| EXERCISE OBJECTIVE |
Using the records that follow, copy every line containing the word "Move".

*** Begin section ***

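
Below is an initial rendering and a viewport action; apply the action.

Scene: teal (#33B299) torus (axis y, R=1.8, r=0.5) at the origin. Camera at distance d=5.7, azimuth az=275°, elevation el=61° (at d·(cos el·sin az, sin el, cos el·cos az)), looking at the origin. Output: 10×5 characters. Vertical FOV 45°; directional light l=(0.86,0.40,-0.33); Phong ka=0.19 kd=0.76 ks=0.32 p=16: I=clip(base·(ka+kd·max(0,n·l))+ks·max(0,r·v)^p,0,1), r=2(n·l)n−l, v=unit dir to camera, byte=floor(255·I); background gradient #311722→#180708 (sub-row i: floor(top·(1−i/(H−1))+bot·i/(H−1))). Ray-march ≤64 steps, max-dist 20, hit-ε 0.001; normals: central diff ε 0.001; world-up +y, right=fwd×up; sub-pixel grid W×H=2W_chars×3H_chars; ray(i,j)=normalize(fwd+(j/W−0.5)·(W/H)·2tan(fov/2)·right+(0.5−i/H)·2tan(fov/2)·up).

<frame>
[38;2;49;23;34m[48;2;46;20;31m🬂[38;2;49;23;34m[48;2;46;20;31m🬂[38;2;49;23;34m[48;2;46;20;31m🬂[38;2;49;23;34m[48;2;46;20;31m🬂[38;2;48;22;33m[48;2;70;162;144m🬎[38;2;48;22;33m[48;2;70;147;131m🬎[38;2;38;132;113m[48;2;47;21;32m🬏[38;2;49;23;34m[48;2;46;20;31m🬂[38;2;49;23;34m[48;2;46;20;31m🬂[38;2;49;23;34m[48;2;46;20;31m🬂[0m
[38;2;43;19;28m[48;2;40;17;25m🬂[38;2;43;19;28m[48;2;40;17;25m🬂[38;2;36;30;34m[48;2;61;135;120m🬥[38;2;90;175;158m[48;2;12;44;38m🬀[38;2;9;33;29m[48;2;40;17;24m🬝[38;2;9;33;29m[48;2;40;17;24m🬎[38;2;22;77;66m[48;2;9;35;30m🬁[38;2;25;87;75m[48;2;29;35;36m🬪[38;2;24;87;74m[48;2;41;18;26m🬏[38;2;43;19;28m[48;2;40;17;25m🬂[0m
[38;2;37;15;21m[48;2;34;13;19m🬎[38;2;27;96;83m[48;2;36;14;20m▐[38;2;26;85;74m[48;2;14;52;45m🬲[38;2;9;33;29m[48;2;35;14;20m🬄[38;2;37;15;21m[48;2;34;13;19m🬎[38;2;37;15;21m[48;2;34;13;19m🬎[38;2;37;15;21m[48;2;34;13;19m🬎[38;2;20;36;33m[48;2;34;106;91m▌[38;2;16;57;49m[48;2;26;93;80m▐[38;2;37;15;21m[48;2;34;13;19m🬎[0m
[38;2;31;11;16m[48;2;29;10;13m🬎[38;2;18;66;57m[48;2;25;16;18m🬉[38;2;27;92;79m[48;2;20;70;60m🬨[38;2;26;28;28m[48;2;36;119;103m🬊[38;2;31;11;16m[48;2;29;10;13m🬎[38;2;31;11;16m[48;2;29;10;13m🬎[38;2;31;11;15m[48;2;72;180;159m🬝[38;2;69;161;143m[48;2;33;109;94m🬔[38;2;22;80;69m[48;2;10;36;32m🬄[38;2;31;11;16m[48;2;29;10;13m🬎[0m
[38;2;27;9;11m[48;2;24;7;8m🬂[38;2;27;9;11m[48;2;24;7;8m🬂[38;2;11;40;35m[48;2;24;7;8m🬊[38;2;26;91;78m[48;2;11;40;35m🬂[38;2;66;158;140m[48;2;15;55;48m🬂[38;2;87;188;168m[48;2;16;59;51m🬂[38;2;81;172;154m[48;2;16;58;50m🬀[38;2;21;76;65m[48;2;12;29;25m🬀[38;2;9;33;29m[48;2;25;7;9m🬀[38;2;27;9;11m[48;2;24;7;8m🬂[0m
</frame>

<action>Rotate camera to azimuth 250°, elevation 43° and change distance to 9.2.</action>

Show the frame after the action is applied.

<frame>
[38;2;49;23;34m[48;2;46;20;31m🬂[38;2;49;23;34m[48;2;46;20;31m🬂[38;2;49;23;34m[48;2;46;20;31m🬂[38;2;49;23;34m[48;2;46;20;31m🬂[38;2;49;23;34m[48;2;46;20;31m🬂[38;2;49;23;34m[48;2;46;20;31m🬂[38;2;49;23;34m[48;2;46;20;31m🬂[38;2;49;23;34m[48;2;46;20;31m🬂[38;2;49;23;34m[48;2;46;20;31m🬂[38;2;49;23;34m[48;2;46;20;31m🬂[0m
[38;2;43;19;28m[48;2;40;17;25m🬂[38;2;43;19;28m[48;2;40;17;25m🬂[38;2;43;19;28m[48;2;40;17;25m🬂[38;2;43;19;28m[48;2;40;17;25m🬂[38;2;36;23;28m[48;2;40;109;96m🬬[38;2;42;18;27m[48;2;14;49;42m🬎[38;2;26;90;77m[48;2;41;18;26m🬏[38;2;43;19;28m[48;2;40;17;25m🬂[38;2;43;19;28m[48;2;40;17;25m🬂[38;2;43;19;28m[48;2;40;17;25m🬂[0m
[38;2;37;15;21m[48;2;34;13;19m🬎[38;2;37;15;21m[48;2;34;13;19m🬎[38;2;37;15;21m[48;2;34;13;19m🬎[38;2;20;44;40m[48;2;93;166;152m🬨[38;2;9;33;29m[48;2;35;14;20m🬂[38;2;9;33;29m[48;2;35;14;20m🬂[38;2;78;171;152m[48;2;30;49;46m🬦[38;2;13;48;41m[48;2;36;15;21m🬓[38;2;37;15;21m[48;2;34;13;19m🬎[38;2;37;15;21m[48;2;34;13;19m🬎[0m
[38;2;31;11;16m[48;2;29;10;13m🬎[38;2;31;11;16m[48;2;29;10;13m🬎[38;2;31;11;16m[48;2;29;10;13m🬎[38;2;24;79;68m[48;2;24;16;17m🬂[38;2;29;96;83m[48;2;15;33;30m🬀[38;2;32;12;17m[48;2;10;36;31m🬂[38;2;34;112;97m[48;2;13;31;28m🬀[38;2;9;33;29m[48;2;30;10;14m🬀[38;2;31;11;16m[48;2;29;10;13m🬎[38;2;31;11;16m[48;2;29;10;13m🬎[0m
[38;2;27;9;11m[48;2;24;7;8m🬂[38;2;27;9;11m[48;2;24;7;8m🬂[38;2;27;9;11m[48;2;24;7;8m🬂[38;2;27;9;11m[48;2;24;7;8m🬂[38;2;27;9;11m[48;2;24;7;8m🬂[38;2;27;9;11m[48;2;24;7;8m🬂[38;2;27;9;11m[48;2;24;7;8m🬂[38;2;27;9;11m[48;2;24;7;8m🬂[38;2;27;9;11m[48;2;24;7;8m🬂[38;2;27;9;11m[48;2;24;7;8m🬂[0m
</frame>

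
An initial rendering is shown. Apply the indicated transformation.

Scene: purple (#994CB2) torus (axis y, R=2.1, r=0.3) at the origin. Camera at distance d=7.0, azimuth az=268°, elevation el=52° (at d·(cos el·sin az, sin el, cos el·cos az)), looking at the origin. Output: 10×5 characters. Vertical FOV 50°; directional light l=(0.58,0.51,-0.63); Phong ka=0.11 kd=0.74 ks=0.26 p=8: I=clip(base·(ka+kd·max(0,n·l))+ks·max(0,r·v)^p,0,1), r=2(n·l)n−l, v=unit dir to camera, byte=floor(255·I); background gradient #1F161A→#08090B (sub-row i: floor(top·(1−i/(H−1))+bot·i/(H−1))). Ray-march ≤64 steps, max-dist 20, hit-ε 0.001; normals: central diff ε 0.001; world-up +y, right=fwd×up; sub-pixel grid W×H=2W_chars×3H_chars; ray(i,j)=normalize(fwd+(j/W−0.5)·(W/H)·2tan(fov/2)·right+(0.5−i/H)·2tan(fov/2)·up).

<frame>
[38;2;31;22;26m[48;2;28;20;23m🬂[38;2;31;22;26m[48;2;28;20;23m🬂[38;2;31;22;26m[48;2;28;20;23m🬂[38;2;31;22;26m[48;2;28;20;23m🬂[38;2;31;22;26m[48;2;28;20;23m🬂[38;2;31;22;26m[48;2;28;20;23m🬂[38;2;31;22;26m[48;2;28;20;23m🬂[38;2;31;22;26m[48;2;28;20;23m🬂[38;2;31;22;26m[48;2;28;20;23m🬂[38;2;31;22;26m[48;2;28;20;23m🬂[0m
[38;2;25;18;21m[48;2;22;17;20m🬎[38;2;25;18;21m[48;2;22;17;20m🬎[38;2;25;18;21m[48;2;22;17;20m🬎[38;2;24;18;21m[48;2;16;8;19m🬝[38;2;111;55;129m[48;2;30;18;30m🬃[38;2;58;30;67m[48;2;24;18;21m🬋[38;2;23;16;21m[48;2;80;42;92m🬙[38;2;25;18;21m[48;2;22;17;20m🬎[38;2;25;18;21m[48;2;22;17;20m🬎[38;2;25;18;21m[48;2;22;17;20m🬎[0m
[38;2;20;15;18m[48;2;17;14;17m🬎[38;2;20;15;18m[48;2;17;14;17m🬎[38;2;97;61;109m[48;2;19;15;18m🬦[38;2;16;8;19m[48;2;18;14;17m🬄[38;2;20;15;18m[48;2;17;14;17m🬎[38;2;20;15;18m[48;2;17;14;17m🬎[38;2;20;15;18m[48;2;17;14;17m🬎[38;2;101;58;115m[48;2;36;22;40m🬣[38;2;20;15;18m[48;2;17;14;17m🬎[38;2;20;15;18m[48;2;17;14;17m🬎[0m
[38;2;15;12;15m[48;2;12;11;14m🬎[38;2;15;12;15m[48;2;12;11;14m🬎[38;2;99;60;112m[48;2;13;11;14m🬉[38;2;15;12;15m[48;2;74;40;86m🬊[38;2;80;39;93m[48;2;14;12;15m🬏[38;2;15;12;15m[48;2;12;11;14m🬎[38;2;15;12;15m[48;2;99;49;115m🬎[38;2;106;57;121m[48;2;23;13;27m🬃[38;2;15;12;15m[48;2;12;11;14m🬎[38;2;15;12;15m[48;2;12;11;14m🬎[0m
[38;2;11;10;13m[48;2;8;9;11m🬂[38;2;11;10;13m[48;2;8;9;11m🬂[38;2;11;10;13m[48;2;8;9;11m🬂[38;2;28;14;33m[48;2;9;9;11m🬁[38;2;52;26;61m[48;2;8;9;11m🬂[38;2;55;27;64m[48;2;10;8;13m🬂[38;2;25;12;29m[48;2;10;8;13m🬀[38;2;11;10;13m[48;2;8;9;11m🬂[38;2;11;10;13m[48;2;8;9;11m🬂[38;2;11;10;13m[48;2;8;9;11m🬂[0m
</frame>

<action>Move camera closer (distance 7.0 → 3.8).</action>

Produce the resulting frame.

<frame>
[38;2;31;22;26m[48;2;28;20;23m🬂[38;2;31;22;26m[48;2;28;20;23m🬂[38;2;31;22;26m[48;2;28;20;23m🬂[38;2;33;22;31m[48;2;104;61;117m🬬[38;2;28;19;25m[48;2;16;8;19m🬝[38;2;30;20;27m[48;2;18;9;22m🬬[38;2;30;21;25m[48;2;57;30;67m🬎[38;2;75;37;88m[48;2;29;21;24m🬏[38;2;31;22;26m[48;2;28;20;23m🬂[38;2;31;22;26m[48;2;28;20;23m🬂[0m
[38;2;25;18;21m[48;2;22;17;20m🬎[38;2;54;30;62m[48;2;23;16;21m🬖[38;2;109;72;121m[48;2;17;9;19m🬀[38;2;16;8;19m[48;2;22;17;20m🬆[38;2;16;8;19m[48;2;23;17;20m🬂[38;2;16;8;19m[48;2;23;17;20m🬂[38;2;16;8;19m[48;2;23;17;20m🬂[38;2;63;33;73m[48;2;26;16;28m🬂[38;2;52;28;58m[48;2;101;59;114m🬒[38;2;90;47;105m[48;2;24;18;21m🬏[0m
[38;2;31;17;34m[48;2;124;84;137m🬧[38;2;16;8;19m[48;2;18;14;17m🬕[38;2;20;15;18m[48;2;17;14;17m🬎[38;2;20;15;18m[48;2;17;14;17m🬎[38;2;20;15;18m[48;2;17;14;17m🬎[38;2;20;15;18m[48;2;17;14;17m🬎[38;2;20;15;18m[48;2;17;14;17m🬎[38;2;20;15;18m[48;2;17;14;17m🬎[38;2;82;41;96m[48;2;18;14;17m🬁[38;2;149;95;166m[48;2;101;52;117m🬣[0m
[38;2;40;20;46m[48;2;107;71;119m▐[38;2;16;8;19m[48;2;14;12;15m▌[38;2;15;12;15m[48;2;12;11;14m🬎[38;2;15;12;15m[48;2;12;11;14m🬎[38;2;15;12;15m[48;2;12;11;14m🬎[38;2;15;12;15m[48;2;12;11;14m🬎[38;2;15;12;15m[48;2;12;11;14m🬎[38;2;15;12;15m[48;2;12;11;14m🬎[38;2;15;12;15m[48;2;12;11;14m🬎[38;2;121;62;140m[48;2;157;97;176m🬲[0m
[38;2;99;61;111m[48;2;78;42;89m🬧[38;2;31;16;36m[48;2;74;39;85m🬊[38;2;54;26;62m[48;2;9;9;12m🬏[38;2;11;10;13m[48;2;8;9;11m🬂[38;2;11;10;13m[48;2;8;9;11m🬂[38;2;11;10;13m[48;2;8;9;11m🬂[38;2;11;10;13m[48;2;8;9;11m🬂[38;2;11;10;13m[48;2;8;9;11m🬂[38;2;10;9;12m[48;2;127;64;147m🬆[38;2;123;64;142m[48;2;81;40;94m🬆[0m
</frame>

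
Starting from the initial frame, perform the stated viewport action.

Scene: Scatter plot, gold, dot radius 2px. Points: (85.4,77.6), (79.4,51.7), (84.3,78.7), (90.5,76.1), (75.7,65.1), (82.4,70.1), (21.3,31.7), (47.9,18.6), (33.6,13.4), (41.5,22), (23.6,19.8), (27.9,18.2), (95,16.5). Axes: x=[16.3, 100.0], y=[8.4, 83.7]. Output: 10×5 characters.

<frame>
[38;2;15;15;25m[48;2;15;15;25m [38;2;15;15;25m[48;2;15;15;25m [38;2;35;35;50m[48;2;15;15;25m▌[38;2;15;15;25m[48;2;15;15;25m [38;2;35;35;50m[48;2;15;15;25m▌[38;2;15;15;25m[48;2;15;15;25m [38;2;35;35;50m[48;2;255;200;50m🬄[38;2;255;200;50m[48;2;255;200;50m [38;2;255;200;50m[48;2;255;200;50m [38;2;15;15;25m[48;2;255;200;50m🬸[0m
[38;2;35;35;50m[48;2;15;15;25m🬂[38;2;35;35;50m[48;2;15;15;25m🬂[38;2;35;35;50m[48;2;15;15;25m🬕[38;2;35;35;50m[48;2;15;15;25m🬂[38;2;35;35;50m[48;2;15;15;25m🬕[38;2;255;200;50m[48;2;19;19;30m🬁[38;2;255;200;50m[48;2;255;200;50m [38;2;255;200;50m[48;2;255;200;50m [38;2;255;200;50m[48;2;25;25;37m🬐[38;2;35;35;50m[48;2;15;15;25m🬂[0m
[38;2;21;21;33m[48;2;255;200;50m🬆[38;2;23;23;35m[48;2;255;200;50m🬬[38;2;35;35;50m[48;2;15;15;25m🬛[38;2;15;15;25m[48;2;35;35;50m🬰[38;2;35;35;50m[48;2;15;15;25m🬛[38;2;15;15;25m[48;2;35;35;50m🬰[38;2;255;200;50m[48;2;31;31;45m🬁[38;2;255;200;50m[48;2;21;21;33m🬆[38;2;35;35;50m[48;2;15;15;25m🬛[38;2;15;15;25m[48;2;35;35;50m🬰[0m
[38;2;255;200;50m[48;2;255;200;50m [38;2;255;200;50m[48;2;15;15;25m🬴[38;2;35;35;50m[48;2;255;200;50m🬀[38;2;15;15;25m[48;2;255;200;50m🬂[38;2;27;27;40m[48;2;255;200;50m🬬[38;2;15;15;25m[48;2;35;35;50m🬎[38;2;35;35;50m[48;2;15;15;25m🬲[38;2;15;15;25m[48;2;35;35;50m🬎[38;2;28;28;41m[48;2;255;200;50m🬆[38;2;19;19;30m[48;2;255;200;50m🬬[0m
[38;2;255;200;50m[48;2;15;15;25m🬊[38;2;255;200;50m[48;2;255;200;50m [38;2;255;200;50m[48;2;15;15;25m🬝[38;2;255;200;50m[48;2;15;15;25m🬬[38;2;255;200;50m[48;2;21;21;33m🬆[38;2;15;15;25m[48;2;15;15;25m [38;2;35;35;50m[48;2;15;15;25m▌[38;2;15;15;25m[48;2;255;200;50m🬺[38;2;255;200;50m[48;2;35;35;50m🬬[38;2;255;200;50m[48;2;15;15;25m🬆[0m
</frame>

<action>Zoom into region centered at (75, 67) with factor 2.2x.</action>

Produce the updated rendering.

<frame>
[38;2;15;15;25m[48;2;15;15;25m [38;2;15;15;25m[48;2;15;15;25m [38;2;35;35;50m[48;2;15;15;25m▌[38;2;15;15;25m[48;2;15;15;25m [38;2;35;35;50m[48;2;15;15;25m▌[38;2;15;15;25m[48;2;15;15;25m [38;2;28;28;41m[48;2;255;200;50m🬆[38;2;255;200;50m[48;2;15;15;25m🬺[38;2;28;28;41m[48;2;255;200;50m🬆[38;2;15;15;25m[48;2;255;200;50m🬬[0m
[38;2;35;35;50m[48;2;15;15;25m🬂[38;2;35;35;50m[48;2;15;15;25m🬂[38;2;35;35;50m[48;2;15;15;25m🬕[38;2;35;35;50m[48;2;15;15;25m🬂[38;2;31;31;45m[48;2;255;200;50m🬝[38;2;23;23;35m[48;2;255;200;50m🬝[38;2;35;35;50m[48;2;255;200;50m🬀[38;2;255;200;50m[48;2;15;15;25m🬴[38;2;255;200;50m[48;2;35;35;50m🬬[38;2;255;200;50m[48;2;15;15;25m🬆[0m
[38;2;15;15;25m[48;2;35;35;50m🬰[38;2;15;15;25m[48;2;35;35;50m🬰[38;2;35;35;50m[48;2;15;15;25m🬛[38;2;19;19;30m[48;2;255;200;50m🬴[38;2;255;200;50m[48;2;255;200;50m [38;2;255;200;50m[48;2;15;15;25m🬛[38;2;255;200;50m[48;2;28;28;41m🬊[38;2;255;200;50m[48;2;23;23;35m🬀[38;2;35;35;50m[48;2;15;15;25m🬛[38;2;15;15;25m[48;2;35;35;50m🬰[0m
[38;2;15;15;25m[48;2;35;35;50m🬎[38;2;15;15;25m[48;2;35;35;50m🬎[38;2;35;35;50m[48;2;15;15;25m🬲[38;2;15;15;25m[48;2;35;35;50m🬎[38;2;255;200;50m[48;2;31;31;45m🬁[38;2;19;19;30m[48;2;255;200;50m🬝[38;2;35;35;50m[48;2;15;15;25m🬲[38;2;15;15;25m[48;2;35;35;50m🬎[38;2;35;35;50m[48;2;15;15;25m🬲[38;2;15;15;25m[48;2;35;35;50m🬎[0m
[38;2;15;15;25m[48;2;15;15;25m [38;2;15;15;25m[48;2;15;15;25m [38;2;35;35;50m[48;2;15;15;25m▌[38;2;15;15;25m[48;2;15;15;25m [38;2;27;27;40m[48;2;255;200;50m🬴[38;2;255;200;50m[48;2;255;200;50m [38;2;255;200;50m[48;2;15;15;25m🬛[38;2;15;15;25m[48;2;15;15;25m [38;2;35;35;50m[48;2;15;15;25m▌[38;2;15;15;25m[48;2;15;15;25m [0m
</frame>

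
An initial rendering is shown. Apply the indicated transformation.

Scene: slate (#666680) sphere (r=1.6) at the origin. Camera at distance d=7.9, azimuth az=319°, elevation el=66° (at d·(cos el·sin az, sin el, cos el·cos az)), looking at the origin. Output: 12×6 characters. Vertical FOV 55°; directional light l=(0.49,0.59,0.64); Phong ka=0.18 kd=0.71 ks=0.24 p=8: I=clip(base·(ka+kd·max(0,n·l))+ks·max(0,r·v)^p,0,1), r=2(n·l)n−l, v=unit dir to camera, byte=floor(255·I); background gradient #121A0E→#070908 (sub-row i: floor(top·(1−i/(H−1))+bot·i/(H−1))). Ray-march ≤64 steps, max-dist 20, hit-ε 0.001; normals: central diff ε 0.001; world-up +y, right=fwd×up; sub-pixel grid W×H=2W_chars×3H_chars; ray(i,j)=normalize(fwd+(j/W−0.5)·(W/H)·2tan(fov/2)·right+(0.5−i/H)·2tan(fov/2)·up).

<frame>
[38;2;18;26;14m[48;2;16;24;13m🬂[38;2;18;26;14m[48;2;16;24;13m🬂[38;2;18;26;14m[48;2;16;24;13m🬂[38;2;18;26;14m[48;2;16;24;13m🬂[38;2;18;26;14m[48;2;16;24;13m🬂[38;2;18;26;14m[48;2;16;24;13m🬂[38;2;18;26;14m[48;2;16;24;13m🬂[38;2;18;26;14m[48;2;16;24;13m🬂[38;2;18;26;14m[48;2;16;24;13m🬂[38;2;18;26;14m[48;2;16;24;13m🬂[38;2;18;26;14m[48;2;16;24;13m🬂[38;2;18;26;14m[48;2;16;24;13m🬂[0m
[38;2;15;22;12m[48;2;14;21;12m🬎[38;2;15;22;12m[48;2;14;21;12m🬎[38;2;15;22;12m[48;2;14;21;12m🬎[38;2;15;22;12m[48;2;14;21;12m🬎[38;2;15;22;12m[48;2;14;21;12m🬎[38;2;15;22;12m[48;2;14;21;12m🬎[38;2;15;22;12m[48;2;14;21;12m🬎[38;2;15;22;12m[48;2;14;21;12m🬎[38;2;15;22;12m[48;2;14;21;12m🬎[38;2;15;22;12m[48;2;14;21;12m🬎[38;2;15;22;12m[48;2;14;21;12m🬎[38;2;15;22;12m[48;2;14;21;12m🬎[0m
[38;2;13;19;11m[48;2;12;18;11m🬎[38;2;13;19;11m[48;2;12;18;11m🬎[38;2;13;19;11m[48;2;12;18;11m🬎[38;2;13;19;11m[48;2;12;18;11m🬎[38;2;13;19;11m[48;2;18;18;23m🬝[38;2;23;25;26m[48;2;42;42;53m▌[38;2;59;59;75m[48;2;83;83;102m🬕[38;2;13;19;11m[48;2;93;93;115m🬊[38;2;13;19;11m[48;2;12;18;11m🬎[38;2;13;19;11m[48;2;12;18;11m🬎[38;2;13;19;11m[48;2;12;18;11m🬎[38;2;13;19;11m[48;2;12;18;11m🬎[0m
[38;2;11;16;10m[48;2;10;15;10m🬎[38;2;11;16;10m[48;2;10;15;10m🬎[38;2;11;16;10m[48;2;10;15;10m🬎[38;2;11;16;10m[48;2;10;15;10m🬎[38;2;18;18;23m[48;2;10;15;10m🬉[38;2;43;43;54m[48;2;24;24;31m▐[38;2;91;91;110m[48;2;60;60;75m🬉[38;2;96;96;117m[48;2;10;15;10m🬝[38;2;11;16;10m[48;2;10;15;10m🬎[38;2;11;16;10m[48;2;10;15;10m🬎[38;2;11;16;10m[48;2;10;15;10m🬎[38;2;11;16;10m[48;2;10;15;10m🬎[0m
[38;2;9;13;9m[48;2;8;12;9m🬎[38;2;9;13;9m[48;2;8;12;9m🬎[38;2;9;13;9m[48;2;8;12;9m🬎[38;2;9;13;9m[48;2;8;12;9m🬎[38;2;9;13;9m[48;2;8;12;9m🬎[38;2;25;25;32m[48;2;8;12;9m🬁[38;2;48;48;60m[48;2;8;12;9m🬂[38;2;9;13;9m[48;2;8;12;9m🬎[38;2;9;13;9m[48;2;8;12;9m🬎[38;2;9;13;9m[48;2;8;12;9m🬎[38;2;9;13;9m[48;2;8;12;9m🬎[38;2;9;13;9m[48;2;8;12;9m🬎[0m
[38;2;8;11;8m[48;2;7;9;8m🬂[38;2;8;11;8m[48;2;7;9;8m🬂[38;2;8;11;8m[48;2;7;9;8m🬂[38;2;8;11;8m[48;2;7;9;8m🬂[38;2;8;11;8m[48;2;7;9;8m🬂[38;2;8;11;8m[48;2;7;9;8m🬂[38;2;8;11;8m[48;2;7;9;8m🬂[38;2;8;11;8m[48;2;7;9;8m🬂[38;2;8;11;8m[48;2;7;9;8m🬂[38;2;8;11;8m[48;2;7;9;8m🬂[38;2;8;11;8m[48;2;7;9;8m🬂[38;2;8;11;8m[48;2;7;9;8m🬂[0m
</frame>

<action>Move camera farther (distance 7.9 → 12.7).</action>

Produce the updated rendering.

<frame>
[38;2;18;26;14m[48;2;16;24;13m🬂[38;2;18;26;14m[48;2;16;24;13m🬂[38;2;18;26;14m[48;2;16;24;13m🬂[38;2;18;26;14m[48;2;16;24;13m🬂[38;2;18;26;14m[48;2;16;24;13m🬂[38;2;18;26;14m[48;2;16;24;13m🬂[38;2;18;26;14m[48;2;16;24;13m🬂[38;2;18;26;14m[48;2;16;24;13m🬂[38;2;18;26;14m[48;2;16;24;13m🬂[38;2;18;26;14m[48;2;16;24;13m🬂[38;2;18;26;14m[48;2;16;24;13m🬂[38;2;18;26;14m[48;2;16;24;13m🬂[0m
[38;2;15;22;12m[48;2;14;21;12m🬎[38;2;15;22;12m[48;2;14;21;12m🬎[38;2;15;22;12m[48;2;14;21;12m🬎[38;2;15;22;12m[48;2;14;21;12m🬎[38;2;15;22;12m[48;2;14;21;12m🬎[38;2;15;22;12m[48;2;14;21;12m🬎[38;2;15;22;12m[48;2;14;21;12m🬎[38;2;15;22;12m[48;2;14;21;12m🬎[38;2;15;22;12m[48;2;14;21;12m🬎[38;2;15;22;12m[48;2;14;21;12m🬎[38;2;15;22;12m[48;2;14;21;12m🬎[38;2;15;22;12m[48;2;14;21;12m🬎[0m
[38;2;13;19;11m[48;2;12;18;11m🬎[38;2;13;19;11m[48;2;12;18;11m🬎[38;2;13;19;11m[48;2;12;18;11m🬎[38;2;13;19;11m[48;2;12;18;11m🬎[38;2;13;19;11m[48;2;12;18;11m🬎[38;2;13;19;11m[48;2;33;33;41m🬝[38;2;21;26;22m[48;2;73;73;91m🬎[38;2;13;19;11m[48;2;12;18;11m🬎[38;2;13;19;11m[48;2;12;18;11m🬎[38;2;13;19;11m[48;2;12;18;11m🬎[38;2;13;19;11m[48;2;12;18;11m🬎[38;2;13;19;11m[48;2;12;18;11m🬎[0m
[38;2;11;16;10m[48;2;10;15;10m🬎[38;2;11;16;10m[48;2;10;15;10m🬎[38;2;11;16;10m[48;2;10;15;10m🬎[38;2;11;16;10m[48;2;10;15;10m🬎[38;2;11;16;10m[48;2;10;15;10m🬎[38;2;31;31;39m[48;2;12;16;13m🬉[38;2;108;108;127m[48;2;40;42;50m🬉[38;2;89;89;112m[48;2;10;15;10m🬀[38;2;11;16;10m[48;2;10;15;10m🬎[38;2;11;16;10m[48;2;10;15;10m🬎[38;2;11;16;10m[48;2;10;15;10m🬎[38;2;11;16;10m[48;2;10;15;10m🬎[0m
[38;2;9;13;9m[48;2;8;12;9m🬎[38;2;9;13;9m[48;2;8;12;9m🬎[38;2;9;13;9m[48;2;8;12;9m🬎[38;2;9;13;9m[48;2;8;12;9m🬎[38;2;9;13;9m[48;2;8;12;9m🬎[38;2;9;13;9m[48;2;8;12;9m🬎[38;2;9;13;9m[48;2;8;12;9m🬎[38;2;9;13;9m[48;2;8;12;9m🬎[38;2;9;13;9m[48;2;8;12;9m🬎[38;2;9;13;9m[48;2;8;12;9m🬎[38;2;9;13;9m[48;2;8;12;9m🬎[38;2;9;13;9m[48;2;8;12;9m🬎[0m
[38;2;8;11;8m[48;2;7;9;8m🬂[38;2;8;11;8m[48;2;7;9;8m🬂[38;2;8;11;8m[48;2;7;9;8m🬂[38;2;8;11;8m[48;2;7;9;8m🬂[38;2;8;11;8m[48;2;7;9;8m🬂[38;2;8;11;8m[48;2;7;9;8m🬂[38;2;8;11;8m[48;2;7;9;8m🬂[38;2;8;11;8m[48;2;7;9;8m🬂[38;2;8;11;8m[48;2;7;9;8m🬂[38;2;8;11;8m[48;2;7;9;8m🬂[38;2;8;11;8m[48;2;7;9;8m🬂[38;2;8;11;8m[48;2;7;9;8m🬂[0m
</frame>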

*** End section ***

| EXERCISE OUTPUT |
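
<action>Move camera closer (distance 7.0 → 3.8).</action>
<action>Move camera farther (distance 7.9 → 12.7).</action>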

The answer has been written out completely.